++++ Provided entries
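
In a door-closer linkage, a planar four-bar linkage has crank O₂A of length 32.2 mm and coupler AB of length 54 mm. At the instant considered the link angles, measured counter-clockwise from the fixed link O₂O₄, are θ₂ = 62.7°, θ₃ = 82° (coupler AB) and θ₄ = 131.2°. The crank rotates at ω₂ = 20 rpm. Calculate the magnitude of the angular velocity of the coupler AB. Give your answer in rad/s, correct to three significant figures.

ω₂ = 2.094 rad/s (from 20 rpm).
Differentiating the loop-closure r₂e^{iθ₂}+r₃e^{iθ₃}=r₁+r₄e^{iθ₄} gives r₂ω₂e^{iθ₂}+r₃ω₃e^{iθ₃}=r₄ω₄e^{iθ₄}.
Eliminating the other unknown: ω₃ = r₂ω₂ sin(θ₄−θ₂) / [r₃ sin(θ₃−θ₄)].
Numerator sine = +0.93042; denominator sine = -0.75700.
Result = 0.0322·2.094·(+0.93042) / (0.054·(-0.75700)) = -1.535 rad/s; magnitude 1.535 rad/s.

1.53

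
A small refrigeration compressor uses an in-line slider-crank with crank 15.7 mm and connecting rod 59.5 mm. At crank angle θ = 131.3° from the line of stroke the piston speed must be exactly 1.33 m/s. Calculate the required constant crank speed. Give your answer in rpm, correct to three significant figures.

1310

For an in-line slider-crank, |v_piston| = rω|sinθ|·[1 + r cosθ/√(L² − r² sin²θ)].
With r = 0.0157 m, L = 0.0595 m, θ = 131.3°: the bracketed kinematic factor |dx/dθ| = 0.0096992 m.
ω = v/|dx/dθ| = 1.33/0.0096992 = 137.13 rad/s.
N = 60ω/(2π) = 1309.4 rpm.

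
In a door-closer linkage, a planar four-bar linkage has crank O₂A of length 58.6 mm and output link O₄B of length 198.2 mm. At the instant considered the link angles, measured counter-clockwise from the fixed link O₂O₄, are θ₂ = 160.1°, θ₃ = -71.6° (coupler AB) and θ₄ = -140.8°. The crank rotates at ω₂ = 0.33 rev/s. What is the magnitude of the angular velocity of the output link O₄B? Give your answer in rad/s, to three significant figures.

0.515

ω₂ = 2.073 rad/s (from 0.33 rev/s).
Differentiating the loop-closure r₂e^{iθ₂}+r₃e^{iθ₃}=r₁+r₄e^{iθ₄} gives r₂ω₂e^{iθ₂}+r₃ω₃e^{iθ₃}=r₄ω₄e^{iθ₄}.
Eliminating the other unknown: ω₄ = r₂ω₂ sin(θ₂−θ₃) / [r₄ sin(θ₄−θ₃)].
Numerator sine = -0.78478; denominator sine = -0.93483.
Result = 0.0586·2.073·(-0.78478) / (0.1982·(-0.93483)) = +0.51464 rad/s; magnitude 0.51464 rad/s.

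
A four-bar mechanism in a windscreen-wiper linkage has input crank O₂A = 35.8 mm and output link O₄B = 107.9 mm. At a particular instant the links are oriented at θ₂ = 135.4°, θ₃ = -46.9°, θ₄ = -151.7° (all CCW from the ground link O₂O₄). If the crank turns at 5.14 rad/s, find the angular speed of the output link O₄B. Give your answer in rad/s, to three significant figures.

0.0708

ω₂ = 5.14 rad/s
Differentiating the loop-closure r₂e^{iθ₂}+r₃e^{iθ₃}=r₁+r₄e^{iθ₄} gives r₂ω₂e^{iθ₂}+r₃ω₃e^{iθ₃}=r₄ω₄e^{iθ₄}.
Eliminating the other unknown: ω₄ = r₂ω₂ sin(θ₂−θ₃) / [r₄ sin(θ₄−θ₃)].
Numerator sine = -0.04013; denominator sine = -0.96682.
Result = 0.0358·5.14·(-0.04013) / (0.1079·(-0.96682)) = +0.070789 rad/s; magnitude 0.070789 rad/s.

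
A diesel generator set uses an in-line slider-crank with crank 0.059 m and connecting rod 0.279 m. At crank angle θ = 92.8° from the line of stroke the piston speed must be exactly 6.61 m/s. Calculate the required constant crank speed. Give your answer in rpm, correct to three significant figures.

For an in-line slider-crank, |v_piston| = rω|sinθ|·[1 + r cosθ/√(L² − r² sin²θ)].
With r = 0.059 m, L = 0.279 m, θ = 92.8°: the bracketed kinematic factor |dx/dθ| = 0.058307 m.
ω = v/|dx/dθ| = 6.61/0.058307 = 113.37 rad/s.
N = 60ω/(2π) = 1082.6 rpm.

1080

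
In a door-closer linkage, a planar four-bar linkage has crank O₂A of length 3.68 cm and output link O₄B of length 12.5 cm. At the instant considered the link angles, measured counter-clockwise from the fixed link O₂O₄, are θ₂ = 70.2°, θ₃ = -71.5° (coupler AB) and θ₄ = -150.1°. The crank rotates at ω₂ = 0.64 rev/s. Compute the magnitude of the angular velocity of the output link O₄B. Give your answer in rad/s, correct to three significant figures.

0.748

ω₂ = 4.021 rad/s (from 0.64 rev/s).
Differentiating the loop-closure r₂e^{iθ₂}+r₃e^{iθ₃}=r₁+r₄e^{iθ₄} gives r₂ω₂e^{iθ₂}+r₃ω₃e^{iθ₃}=r₄ω₄e^{iθ₄}.
Eliminating the other unknown: ω₄ = r₂ω₂ sin(θ₂−θ₃) / [r₄ sin(θ₄−θ₃)].
Numerator sine = +0.61978; denominator sine = -0.98027.
Result = 0.0368·4.021·(+0.61978) / (0.125·(-0.98027)) = -0.74849 rad/s; magnitude 0.74849 rad/s.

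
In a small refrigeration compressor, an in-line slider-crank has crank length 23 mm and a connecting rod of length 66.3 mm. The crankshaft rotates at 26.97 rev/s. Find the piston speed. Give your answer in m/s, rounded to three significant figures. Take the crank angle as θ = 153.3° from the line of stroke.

ω = 2π·27 = 169.5 rad/s
For an in-line slider-crank, x = r cosθ + √(L² − r² sin²θ), so v = −rω sinθ·[1 + r cosθ/√(L² − r² sin²θ)].
With r = 0.023 m, L = 0.0663 m, θ = 153.3°: √(L² − r² sin²θ) = 0.06549 m.
v = −0.023·169.5·0.44932·[1 + 0.023·-0.89337/0.06549] = -1.2018 m/s.
|v| = 1.2018 m/s.

1.20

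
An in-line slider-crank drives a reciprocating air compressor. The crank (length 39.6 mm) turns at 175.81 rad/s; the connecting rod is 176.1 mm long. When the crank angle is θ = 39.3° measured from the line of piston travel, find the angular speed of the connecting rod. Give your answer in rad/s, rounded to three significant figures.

30.9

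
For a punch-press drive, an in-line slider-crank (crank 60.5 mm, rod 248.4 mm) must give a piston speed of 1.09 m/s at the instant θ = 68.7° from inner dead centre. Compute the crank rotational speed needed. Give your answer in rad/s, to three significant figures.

17.7

For an in-line slider-crank, |v_piston| = rω|sinθ|·[1 + r cosθ/√(L² − r² sin²θ)].
With r = 0.0605 m, L = 0.2484 m, θ = 68.7°: the bracketed kinematic factor |dx/dθ| = 0.061488 m.
ω = v/|dx/dθ| = 1.09/0.061488 = 17.727 rad/s.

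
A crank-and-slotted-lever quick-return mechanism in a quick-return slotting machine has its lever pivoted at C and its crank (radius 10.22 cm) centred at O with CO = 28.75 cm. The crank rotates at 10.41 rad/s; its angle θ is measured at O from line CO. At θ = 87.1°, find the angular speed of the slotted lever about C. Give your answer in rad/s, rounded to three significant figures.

1.29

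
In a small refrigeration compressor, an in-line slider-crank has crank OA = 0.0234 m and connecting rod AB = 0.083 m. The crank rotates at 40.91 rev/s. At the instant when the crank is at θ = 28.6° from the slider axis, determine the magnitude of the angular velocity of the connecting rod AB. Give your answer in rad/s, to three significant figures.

64.2

ω = 257 rad/s (converted from 40.91 rev/s).
The rod makes angle φ with the slider axis where L sinφ = r sinθ; differentiating, L cosφ·φ̇ = r ω cosθ.
L cosφ = √(L² − r² sin²θ) = 0.082241 m.
|ω_rod| = r ω |cosθ| / √(L² − r² sin²θ) = 0.0234·257·0.87798/0.082241 = 64.213 rad/s.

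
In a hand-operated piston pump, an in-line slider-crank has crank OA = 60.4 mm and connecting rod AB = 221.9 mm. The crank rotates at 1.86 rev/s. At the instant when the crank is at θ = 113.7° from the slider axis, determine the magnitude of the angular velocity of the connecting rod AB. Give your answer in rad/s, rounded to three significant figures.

1.32

ω = 11.69 rad/s (converted from 1.86 rev/s).
The rod makes angle φ with the slider axis where L sinφ = r sinθ; differentiating, L cosφ·φ̇ = r ω cosθ.
L cosφ = √(L² − r² sin²θ) = 0.2149 m.
|ω_rod| = r ω |cosθ| / √(L² − r² sin²θ) = 0.0604·11.69·0.40195/0.2149 = 1.3203 rad/s.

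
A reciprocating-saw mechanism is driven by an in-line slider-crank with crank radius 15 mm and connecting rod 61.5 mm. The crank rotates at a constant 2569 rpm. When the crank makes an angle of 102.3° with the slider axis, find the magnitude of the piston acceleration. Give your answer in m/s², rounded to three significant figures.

478

ω = 2π·2569/60 = 269 rad/s
x(θ) = r cosθ + √(L² − r² sin²θ); with ω constant, a = ω²·d²x/dθ².
d²x/dθ² = −r cosθ − r²(cos2θ)/√u − r⁴ sin²2θ/(4u^{3/2}),  u = L² − r² sin²θ = 0.00356746 m².
Substituting r = 0.015 m, L = 0.0615 m, θ = 102.3°: d²x/dθ² = +0.0066103 m.
a = ω²·d²x/dθ² = (269)²·(+0.0066103) = +478.42 m/s²;  |a| = 478.42 m/s².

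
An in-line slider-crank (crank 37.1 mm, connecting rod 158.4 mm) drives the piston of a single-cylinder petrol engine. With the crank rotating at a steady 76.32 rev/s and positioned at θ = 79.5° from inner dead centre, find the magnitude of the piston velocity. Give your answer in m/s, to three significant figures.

18.3

ω = 2π·76.3 = 479.5 rad/s
For an in-line slider-crank, x = r cosθ + √(L² − r² sin²θ), so v = −rω sinθ·[1 + r cosθ/√(L² − r² sin²θ)].
With r = 0.0371 m, L = 0.1584 m, θ = 79.5°: √(L² − r² sin²θ) = 0.15414 m.
v = −0.0371·479.5·0.98325·[1 + 0.0371·0.18224/0.15414] = -18.26 m/s.
|v| = 18.26 m/s.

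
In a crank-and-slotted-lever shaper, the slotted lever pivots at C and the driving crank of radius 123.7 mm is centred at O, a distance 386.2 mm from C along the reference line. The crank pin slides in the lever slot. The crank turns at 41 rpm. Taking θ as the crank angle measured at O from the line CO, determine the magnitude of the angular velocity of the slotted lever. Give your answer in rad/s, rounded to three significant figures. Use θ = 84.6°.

0.490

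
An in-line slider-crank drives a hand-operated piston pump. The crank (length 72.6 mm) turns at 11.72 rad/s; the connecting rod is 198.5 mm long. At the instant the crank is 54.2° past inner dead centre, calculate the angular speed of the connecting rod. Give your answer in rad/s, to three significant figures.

ω = 11.72 rad/s
The rod makes angle φ with the slider axis where L sinφ = r sinθ; differentiating, L cosφ·φ̇ = r ω cosθ.
L cosφ = √(L² − r² sin²θ) = 0.18957 m.
|ω_rod| = r ω |cosθ| / √(L² − r² sin²θ) = 0.0726·11.72·0.58496/0.18957 = 2.6256 rad/s.

2.63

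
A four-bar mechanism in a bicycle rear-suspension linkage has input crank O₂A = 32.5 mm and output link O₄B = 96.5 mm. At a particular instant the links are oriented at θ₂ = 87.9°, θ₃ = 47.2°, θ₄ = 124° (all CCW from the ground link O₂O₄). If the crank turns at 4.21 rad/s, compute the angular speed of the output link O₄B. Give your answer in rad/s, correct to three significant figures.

ω₂ = 4.21 rad/s
Differentiating the loop-closure r₂e^{iθ₂}+r₃e^{iθ₃}=r₁+r₄e^{iθ₄} gives r₂ω₂e^{iθ₂}+r₃ω₃e^{iθ₃}=r₄ω₄e^{iθ₄}.
Eliminating the other unknown: ω₄ = r₂ω₂ sin(θ₂−θ₃) / [r₄ sin(θ₄−θ₃)].
Numerator sine = +0.65210; denominator sine = +0.97358.
Result = 0.0325·4.21·(+0.65210) / (0.0965·(+0.97358)) = +0.94969 rad/s; magnitude 0.94969 rad/s.

0.950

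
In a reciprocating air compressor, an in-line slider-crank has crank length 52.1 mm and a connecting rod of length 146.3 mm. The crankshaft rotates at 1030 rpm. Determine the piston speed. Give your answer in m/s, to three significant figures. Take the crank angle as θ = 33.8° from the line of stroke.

ω = 2π·1030/60 = 107.9 rad/s
For an in-line slider-crank, x = r cosθ + √(L² − r² sin²θ), so v = −rω sinθ·[1 + r cosθ/√(L² − r² sin²θ)].
With r = 0.0521 m, L = 0.1463 m, θ = 33.8°: √(L² − r² sin²θ) = 0.1434 m.
v = −0.0521·107.9·0.55630·[1 + 0.0521·0.83098/0.1434] = -4.07 m/s.
|v| = 4.07 m/s.

4.07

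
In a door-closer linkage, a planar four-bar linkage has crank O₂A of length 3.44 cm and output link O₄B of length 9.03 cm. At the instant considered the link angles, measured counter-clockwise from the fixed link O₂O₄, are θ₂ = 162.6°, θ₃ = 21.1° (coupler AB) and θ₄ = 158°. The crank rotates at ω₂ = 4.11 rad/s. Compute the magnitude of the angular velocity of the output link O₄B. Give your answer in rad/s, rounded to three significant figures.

ω₂ = 4.11 rad/s
Differentiating the loop-closure r₂e^{iθ₂}+r₃e^{iθ₃}=r₁+r₄e^{iθ₄} gives r₂ω₂e^{iθ₂}+r₃ω₃e^{iθ₃}=r₄ω₄e^{iθ₄}.
Eliminating the other unknown: ω₄ = r₂ω₂ sin(θ₂−θ₃) / [r₄ sin(θ₄−θ₃)].
Numerator sine = +0.62251; denominator sine = +0.68327.
Result = 0.0344·4.11·(+0.62251) / (0.0903·(+0.68327)) = +1.4265 rad/s; magnitude 1.4265 rad/s.

1.43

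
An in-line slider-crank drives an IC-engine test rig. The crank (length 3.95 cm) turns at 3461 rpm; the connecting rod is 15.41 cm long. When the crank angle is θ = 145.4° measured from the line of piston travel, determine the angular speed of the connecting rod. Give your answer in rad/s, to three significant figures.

77.3

ω = 362.4 rad/s (converted from 3461 rpm).
The rod makes angle φ with the slider axis where L sinφ = r sinθ; differentiating, L cosφ·φ̇ = r ω cosθ.
L cosφ = √(L² − r² sin²θ) = 0.15246 m.
|ω_rod| = r ω |cosθ| / √(L² − r² sin²θ) = 0.0395·362.4·0.82314/0.15246 = 77.294 rad/s.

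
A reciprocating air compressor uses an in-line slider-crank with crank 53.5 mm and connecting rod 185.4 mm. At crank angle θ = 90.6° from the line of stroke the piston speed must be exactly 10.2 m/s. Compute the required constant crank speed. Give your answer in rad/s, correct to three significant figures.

For an in-line slider-crank, |v_piston| = rω|sinθ|·[1 + r cosθ/√(L² − r² sin²θ)].
With r = 0.0535 m, L = 0.1854 m, θ = 90.6°: the bracketed kinematic factor |dx/dθ| = 0.053328 m.
ω = v/|dx/dθ| = 10.2/0.053328 = 191.27 rad/s.

191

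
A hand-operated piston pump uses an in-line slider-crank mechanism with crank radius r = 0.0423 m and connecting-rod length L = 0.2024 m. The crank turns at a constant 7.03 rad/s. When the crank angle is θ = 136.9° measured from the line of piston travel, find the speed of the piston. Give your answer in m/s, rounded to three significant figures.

ω = 7.03 rad/s
For an in-line slider-crank, x = r cosθ + √(L² − r² sin²θ), so v = −rω sinθ·[1 + r cosθ/√(L² − r² sin²θ)].
With r = 0.0423 m, L = 0.2024 m, θ = 136.9°: √(L² − r² sin²θ) = 0.20033 m.
v = −0.0423·7.03·0.68327·[1 + 0.0423·-0.73016/0.20033] = -0.17186 m/s.
|v| = 0.17186 m/s.

0.172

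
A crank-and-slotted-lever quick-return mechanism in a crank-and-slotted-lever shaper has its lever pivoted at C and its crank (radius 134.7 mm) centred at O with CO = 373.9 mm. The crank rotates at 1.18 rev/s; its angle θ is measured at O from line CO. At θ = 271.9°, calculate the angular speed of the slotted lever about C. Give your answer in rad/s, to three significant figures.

0.911

ω = 7.414 rad/s (from 1.18 rev/s).
Crank pin A relative to C: A = (d + r cosθ, r sinθ); lever angle φ = atan2(r sinθ, d + r cosθ).
Differentiating tanφ: φ̇ = rω(d cosθ + r)/(d² + r² + 2dr cosθ).
d² + r² + 2dr cosθ = |CA|² = 0.161285 m²;  d cosθ + r = +0.1471 m.
|ω_lever| = |0.1347·7.414·+0.1471| / 0.161285 = 0.91083 rad/s.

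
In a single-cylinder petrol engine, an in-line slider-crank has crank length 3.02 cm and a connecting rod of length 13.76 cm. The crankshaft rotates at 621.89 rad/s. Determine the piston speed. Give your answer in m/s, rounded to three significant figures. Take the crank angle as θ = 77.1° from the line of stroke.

19.2

ω = 621.9 rad/s
For an in-line slider-crank, x = r cosθ + √(L² − r² sin²θ), so v = −rω sinθ·[1 + r cosθ/√(L² − r² sin²θ)].
With r = 0.0302 m, L = 0.1376 m, θ = 77.1°: √(L² − r² sin²θ) = 0.13441 m.
v = −0.0302·621.9·0.97476·[1 + 0.0302·0.22325/0.13441] = -19.225 m/s.
|v| = 19.225 m/s.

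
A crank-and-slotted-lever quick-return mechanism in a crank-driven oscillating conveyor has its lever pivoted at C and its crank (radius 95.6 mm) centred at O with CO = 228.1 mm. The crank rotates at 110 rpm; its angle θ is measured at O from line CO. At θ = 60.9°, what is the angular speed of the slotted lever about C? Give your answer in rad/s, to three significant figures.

2.76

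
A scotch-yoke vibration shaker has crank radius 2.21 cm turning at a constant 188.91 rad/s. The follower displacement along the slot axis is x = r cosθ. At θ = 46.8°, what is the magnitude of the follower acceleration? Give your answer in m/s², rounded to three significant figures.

ω = 188.9 rad/s
x = r cosθ ⇒ ẍ = −rω² cosθ (ω constant).
|a| = rω²|cosθ| = 0.0221·(188.9)²·|cos 46.8°| = 539.89 m/s².

540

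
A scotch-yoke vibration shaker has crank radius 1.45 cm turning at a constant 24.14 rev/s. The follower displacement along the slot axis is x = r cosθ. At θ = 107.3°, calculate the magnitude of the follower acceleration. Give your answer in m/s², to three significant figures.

ω = 151.7 rad/s (from 24.14 rev/s).
x = r cosθ ⇒ ẍ = −rω² cosθ (ω constant).
|a| = rω²|cosθ| = 0.0145·(151.7)²·|cos 107.3°| = 99.199 m/s².

99.2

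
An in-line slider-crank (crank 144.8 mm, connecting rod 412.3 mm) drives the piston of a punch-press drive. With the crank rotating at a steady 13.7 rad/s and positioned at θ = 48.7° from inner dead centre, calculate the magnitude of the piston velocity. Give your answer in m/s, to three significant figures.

ω = 13.7 rad/s
For an in-line slider-crank, x = r cosθ + √(L² − r² sin²θ), so v = −rω sinθ·[1 + r cosθ/√(L² − r² sin²θ)].
With r = 0.1448 m, L = 0.4123 m, θ = 48.7°: √(L² − r² sin²θ) = 0.39769 m.
v = −0.1448·13.7·0.75126·[1 + 0.1448·0.66000/0.39769] = -1.8485 m/s.
|v| = 1.8485 m/s.

1.85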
++++++++
What to do → In the entries above, copy the lines from the one that contains "A scotch-yoke vibration shaker has crank radius 1.45" through the last line, exactly as they appear.

Solution to the exercise →
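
A scotch-yoke vibration shaker has crank radius 1.45 cm turning at a constant 24.14 rev/s. The follower displacement along the slot axis is x = r cosθ. At θ = 107.3°, calculate the magnitude of the follower acceleration. Give your answer in m/s², to three significant figures.

ω = 151.7 rad/s (from 24.14 rev/s).
x = r cosθ ⇒ ẍ = −rω² cosθ (ω constant).
|a| = rω²|cosθ| = 0.0145·(151.7)²·|cos 107.3°| = 99.199 m/s².

99.2

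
An in-line slider-crank (crank 144.8 mm, connecting rod 412.3 mm) drives the piston of a punch-press drive. With the crank rotating at a steady 13.7 rad/s and positioned at θ = 48.7° from inner dead centre, calculate the magnitude of the piston velocity. Give your answer in m/s, to three significant figures.

ω = 13.7 rad/s
For an in-line slider-crank, x = r cosθ + √(L² − r² sin²θ), so v = −rω sinθ·[1 + r cosθ/√(L² − r² sin²θ)].
With r = 0.1448 m, L = 0.4123 m, θ = 48.7°: √(L² − r² sin²θ) = 0.39769 m.
v = −0.1448·13.7·0.75126·[1 + 0.1448·0.66000/0.39769] = -1.8485 m/s.
|v| = 1.8485 m/s.

1.85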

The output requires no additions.